*** Opening MATERIALS PROVIDED ***

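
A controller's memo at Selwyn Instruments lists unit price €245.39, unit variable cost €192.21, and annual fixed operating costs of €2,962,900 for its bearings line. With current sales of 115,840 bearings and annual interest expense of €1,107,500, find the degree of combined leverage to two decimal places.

2.95

Total contribution margin = 115,840 × €53.18 = €6,160,371.20.
EBIT = €6,160,371.20 − €2,962,900 = €3,197,471.20. Interest = €1,107,500.00, so EBIT − I = €2,089,971.20.
Degree of total leverage = total CM / (EBIT − interest) = €6,160,371.20 / €2,089,971.20 = 2.9476.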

*** Closing MATERIALS PROVIDED ***

TASK REQUIREMENTS: Output each line of the data exactly as it stands above.

TASK SOLUTION:
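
A controller's memo at Selwyn Instruments lists unit price €245.39, unit variable cost €192.21, and annual fixed operating costs of €2,962,900 for its bearings line. With current sales of 115,840 bearings and annual interest expense of €1,107,500, find the degree of combined leverage to two decimal places.

2.95

Total contribution margin = 115,840 × €53.18 = €6,160,371.20.
EBIT = €6,160,371.20 − €2,962,900 = €3,197,471.20. Interest = €1,107,500.00, so EBIT − I = €2,089,971.20.
Degree of total leverage = total CM / (EBIT − interest) = €6,160,371.20 / €2,089,971.20 = 2.9476.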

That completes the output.